++++ Supplied records

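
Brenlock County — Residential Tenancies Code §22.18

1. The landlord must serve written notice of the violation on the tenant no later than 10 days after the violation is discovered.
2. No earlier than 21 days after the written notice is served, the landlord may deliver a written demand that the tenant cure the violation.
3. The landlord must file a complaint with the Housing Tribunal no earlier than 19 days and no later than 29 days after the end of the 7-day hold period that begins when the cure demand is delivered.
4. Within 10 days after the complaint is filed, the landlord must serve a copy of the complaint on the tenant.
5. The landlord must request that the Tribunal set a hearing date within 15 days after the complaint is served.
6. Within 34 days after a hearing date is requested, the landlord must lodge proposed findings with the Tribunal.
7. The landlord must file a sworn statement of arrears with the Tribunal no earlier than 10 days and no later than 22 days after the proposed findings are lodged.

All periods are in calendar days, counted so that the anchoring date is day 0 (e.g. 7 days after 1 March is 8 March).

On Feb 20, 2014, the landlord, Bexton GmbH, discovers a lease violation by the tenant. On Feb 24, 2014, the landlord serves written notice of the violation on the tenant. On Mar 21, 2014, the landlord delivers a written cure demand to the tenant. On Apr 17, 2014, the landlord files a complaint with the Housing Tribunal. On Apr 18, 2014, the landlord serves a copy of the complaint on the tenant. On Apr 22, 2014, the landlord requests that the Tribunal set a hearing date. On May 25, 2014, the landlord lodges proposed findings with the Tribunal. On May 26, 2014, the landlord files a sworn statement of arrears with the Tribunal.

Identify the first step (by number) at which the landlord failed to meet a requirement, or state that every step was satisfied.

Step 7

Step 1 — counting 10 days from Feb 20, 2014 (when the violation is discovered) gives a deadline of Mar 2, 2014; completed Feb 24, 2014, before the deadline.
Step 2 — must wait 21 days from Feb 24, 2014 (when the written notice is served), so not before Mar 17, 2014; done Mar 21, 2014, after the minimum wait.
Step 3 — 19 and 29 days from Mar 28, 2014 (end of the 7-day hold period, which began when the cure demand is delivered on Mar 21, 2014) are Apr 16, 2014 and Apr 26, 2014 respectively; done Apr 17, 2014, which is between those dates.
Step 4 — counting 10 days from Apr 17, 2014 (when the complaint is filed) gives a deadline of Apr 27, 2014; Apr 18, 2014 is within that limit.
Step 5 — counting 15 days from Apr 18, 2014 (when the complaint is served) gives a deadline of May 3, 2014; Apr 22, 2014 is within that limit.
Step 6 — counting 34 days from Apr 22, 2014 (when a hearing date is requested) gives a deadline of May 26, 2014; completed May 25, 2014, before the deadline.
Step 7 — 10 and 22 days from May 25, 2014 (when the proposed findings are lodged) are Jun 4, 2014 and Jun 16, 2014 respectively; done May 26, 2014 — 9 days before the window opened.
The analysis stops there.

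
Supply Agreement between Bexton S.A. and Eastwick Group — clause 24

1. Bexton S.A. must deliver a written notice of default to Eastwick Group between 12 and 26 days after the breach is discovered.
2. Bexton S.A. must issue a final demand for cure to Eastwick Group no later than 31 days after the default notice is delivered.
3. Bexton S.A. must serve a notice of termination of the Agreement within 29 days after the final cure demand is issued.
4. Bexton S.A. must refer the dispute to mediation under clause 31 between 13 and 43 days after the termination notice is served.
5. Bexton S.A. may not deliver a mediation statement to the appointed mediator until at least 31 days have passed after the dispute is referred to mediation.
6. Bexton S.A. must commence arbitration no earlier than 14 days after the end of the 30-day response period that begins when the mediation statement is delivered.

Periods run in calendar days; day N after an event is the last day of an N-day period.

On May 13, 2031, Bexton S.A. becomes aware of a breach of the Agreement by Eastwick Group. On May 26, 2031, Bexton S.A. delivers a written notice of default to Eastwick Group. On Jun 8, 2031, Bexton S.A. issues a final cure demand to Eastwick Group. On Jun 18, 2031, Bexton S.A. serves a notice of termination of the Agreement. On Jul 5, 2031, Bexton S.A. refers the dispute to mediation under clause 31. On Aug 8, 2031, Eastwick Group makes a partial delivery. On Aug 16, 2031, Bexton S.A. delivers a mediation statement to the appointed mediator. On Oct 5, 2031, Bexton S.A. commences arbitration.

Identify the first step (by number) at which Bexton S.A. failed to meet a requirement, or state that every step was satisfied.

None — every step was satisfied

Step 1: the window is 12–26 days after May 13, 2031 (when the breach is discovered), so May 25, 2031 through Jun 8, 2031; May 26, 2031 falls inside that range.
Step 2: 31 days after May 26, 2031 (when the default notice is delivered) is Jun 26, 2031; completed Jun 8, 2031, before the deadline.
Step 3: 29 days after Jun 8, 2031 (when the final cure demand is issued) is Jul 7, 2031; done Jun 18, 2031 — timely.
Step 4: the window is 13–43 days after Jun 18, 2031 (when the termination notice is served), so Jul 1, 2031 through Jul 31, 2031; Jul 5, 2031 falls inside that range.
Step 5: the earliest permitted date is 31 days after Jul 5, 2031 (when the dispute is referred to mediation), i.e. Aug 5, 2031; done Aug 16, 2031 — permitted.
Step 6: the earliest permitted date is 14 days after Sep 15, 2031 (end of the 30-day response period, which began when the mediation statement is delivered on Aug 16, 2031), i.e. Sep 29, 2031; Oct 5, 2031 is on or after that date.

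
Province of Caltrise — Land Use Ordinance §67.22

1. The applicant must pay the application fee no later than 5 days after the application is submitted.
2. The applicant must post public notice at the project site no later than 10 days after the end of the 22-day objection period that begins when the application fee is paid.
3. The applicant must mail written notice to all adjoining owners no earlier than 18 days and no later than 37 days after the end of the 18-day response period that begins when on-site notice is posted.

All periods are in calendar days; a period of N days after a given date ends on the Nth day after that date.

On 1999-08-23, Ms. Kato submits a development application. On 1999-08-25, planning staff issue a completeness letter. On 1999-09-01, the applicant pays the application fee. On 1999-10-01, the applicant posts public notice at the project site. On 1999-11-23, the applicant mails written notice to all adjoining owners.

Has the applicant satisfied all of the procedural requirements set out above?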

++++++++

_Task objective_
Out of the entries above, write out only the lines between the line holding "1. The landlord" and the line holding "2. No earlier", inclusive, each exactly as given.

_Solution for this problem_
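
1. The landlord must serve written notice of the violation on the tenant no later than 10 days after the violation is discovered.
2. No earlier than 21 days after the written notice is served, the landlord may deliver a written demand that the tenant cure the violation.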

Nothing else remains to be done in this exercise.